[Aim of the exercise]: Word for word, retype the first line of the records and every following line through the one containing "Olivia | Marketing".

[Records for processing]:

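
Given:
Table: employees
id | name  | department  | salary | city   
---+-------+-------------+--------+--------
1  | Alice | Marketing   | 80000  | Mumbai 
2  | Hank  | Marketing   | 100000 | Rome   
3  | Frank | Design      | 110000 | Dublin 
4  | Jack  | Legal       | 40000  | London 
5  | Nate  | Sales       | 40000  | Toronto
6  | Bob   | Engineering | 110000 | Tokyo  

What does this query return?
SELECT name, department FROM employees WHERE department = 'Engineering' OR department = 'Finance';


Filtering: department = 'Engineering' OR 'Finance'
Matching: 1 rows

1 rows:
Bob, Engineering


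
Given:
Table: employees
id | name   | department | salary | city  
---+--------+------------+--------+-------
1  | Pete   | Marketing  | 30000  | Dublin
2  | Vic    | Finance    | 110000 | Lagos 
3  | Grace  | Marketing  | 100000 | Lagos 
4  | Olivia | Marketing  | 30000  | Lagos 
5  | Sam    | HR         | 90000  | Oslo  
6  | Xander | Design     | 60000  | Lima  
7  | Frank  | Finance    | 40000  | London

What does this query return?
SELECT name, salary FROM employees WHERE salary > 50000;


Filtering: salary > 50000
Matching: 4 rows

4 rows:
Vic, 110000
Grace, 100000
Sam, 90000
Xander, 60000


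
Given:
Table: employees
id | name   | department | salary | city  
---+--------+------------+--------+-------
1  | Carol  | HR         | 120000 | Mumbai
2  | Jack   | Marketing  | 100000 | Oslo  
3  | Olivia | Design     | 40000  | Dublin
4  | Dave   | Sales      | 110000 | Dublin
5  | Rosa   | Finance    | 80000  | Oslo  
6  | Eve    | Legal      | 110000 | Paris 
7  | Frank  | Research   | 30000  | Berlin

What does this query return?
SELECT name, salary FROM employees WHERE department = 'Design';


Filtering: department = 'Design'
Matching rows: 1

1 rows:
Olivia, 40000


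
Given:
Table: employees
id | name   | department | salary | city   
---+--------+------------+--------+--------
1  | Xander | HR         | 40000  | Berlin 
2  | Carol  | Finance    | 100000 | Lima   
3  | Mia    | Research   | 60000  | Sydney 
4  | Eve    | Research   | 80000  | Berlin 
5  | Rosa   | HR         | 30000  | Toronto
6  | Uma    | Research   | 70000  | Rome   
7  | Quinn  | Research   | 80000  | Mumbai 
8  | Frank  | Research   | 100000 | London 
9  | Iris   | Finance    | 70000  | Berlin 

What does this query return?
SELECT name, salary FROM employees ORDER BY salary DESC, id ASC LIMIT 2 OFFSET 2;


Sort by salary DESC (id ASC tiebreak), then skip 2 and take 2
Rows 3 through 4

2 rows:
Eve, 80000
Quinn, 80000


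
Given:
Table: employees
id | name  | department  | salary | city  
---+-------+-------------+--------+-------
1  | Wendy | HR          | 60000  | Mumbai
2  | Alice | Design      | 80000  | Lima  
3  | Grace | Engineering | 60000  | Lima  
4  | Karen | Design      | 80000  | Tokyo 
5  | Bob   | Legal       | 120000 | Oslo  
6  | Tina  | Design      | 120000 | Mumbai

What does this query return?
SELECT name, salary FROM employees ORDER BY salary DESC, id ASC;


Sorting by salary DESC, then id ASC for ties

6 rows:
Bob, 120000
Tina, 120000
Alice, 80000
Karen, 80000
Wendy, 60000
Grace, 60000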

[Solution to the problem]:
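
Given:
Table: employees
id | name  | department  | salary | city   
---+-------+-------------+--------+--------
1  | Alice | Marketing   | 80000  | Mumbai 
2  | Hank  | Marketing   | 100000 | Rome   
3  | Frank | Design      | 110000 | Dublin 
4  | Jack  | Legal       | 40000  | London 
5  | Nate  | Sales       | 40000  | Toronto
6  | Bob   | Engineering | 110000 | Tokyo  

What does this query return?
SELECT name, department FROM employees WHERE department = 'Engineering' OR department = 'Finance';


Filtering: department = 'Engineering' OR 'Finance'
Matching: 1 rows

1 rows:
Bob, Engineering


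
Given:
Table: employees
id | name   | department | salary | city  
---+--------+------------+--------+-------
1  | Pete   | Marketing  | 30000  | Dublin
2  | Vic    | Finance    | 110000 | Lagos 
3  | Grace  | Marketing  | 100000 | Lagos 
4  | Olivia | Marketing  | 30000  | Lagos 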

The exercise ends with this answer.